• Instructions for the task
While reading through the material below, copy each line that holds the word "aligned".
-------- Data under study
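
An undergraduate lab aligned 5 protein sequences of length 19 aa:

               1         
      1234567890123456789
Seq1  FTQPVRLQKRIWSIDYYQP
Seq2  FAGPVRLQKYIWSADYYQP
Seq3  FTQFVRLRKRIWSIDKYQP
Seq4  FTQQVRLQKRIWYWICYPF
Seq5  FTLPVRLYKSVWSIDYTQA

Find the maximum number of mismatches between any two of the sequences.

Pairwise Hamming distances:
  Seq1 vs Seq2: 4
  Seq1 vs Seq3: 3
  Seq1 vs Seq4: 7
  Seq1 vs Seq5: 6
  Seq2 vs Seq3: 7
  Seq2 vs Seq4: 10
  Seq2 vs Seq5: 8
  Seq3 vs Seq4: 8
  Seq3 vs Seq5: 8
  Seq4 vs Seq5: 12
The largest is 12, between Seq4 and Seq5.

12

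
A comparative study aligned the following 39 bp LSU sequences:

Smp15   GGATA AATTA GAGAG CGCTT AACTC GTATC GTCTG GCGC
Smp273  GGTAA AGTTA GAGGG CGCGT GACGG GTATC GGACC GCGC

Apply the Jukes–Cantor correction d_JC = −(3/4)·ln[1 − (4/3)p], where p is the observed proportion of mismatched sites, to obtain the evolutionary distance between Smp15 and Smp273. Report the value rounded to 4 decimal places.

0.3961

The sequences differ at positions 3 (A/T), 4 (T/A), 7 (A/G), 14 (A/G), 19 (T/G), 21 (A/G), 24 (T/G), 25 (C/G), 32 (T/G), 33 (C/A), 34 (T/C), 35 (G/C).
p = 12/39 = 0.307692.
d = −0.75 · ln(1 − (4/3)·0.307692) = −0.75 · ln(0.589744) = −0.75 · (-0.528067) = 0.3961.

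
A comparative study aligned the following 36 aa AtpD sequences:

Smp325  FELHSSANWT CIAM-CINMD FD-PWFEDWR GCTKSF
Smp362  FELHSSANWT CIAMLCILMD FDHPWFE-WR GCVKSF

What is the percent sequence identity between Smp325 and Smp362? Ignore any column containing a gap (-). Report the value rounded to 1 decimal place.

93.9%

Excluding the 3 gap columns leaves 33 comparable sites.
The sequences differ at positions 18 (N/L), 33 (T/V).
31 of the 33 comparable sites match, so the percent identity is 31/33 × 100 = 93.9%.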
----------------
• Your response
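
An undergraduate lab aligned 5 protein sequences of length 19 aa:
A comparative study aligned the following 39 bp LSU sequences:
A comparative study aligned the following 36 aa AtpD sequences: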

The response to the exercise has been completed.